■ Records for processing ■
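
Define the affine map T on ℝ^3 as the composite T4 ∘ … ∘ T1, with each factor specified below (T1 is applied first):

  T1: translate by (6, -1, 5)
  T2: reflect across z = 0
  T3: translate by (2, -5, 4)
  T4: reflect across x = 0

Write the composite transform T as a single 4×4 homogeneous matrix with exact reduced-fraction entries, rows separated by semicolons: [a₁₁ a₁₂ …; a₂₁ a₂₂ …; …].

T = [-1 0 0 -8; 0 1 0 -6; 0 0 -1 -1; 0 0 0 1]

T1 = [1 0 0 6; 0 1 0 -1; 0 0 1 5; 0 0 0 1]
T2·T1 = [1 0 0 6; 0 1 0 -1; 0 0 -1 -5; 0 0 0 1]
T3·…·T1 = [1 0 0 8; 0 1 0 -6; 0 0 -1 -1; 0 0 0 1]
T4·…·T1 = [-1 0 0 -8; 0 1 0 -6; 0 0 -1 -1; 0 0 0 1]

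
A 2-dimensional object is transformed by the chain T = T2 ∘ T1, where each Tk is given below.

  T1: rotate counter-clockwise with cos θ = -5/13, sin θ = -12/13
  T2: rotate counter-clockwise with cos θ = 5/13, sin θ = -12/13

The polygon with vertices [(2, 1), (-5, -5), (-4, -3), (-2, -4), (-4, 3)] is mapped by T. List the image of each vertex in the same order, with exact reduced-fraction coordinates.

T1 rotate counter-clockwise with cos θ = -5/13, sin θ = -12/13: (2, 1) → (2/13, -29/13); (-5, -5) → (-35/13, 85/13); (-4, -3) → (-16/13, 63/13); (-2, -4) → (-38/13, 44/13); (-4, 3) → (56/13, 33/13)
T2 rotate counter-clockwise with cos θ = 5/13, sin θ = -12/13: (2/13, -29/13) → (-2, -1); (-35/13, 85/13) → (5, 5); (-16/13, 63/13) → (4, 3); (-38/13, 44/13) → (2, 4); (56/13, 33/13) → (4, -3)

image vertices: (-2, -1), (5, 5), (4, 3), (2, 4), (4, -3)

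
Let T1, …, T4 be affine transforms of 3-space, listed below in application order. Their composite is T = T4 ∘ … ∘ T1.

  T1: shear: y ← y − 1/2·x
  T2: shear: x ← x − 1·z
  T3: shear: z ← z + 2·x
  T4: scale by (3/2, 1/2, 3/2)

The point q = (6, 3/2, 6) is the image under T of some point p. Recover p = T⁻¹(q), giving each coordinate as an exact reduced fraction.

p = (0, 3, -4)

T1 = [1 0 0 0; -1/2 1 0 0; 0 0 1 0; 0 0 0 1]
T2·T1 = [1 0 -1 0; -1/2 1 0 0; 0 0 1 0; 0 0 0 1]
T3·…·T1 = [1 0 -1 0; -1/2 1 0 0; 2 0 -1 0; 0 0 0 1]
T4·…·T1 = [3/2 0 -3/2 0; -1/4 1/2 0 0; 3 0 -3/2 0; 0 0 0 1]
det M = 9/8; M⁻¹ = [-2/3 0 2/3 0; -1/3 2 1/3 0; -4/3 0 2/3 0; 0 0 0 1]
M⁻¹ · (6, 3/2, 6)ᵀ = (0, 3, -4)ᵀ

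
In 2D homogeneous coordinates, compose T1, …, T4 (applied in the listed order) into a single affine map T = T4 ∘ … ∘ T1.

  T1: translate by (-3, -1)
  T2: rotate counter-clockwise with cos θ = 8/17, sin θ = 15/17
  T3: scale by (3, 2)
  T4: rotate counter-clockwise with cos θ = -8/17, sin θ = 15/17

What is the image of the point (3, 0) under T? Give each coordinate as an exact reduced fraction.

T(p) = (-120/289, 803/289)

T1 translate by (-3, -1): (3, 0) → (0, -1)
T2 rotate counter-clockwise with cos θ = 8/17, sin θ = 15/17: (0, -1) → (15/17, -8/17)
T3 scale by (3, 2): (15/17, -8/17) → (45/17, -16/17)
T4 rotate counter-clockwise with cos θ = -8/17, sin θ = 15/17: (45/17, -16/17) → (-120/289, 803/289)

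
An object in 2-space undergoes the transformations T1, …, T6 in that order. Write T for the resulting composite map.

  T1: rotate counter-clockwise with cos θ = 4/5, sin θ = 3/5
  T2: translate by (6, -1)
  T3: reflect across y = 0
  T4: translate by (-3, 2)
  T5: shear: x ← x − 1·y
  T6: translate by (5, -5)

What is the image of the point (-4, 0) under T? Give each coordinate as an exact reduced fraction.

T(p) = (-3/5, 2/5)

T1 rotate counter-clockwise with cos θ = 4/5, sin θ = 3/5: (-4, 0) → (-16/5, -12/5)
T2 translate by (6, -1): (-16/5, -12/5) → (14/5, -17/5)
T3 reflect across y = 0: (14/5, -17/5) → (14/5, 17/5)
T4 translate by (-3, 2): (14/5, 17/5) → (-1/5, 27/5)
T5 shear: x ← x − 1·y: (-1/5, 27/5) → (-28/5, 27/5)
T6 translate by (5, -5): (-28/5, 27/5) → (-3/5, 2/5)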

■ Directions ■
Nothing but the lines from the one holding "T2: translate by (6, -1)" through the end of the listing above should appear, each exactly as given.

■ Expected answer ■
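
  T2: translate by (6, -1)
  T3: reflect across y = 0
  T4: translate by (-3, 2)
  T5: shear: x ← x − 1·y
  T6: translate by (5, -5)

What is the image of the point (-4, 0) under T? Give each coordinate as an exact reduced fraction.

T(p) = (-3/5, 2/5)

T1 rotate counter-clockwise with cos θ = 4/5, sin θ = 3/5: (-4, 0) → (-16/5, -12/5)
T2 translate by (6, -1): (-16/5, -12/5) → (14/5, -17/5)
T3 reflect across y = 0: (14/5, -17/5) → (14/5, 17/5)
T4 translate by (-3, 2): (14/5, 17/5) → (-1/5, 27/5)
T5 shear: x ← x − 1·y: (-1/5, 27/5) → (-28/5, 27/5)
T6 translate by (5, -5): (-28/5, 27/5) → (-3/5, 2/5)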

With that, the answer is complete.